## [TASK REQUIREMENTS]
Could you copy every line of the data that contains the word "coupon"?

## [GIVEN DATA]
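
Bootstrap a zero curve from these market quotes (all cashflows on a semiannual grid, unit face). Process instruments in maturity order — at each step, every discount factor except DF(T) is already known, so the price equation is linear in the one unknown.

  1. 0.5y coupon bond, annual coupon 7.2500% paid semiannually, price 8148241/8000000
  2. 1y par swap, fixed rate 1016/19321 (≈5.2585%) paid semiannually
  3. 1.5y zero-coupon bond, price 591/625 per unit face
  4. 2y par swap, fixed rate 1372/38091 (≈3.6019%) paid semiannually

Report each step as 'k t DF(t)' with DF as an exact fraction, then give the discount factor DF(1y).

1 1/2 9829/10000
2 1 2373/2500
3 3/2 591/625
4 2 4657/5000
DF(1y) = 2373/2500 ≈ 0.949200

step 1 [0.5y] bond c/2=29/800: DF=(8148241/8000000 − 29/800·(0))/(1+29/800) = 9829/10000 ≈ 0.982900
step 2 [1y] swap r/2=508/19321: DF=(1 − 508/19321·(0.982900))/(1+508/19321) = 2373/2500 ≈ 0.949200
step 3 [1.5y] zero: DF = P = 591/625 ≈ 0.945600
step 4 [2y] swap r/2=686/38091: DF=(1 − 686/38091·(0.982900+0.949200+0.945600))/(1+686/38091) = 4657/5000 ≈ 0.931400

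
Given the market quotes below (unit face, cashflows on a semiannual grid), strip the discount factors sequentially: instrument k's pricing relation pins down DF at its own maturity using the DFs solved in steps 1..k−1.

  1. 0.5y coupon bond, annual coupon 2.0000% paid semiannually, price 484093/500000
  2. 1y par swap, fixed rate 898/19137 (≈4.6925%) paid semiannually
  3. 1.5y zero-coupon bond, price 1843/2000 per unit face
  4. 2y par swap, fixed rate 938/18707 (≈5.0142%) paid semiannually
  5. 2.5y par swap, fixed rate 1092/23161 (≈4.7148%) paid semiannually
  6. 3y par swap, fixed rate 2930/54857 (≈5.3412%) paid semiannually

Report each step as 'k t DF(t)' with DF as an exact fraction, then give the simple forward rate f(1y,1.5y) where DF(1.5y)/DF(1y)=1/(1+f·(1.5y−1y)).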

## [SOLVED EXERCISE]
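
  1. 0.5y coupon bond, annual coupon 7.2500% paid semiannually, price 8148241/8000000
  3. 1.5y zero-coupon bond, price 591/625 per unit face
  1. 0.5y coupon bond, annual coupon 2.0000% paid semiannually, price 484093/500000
  3. 1.5y zero-coupon bond, price 1843/2000 per unit face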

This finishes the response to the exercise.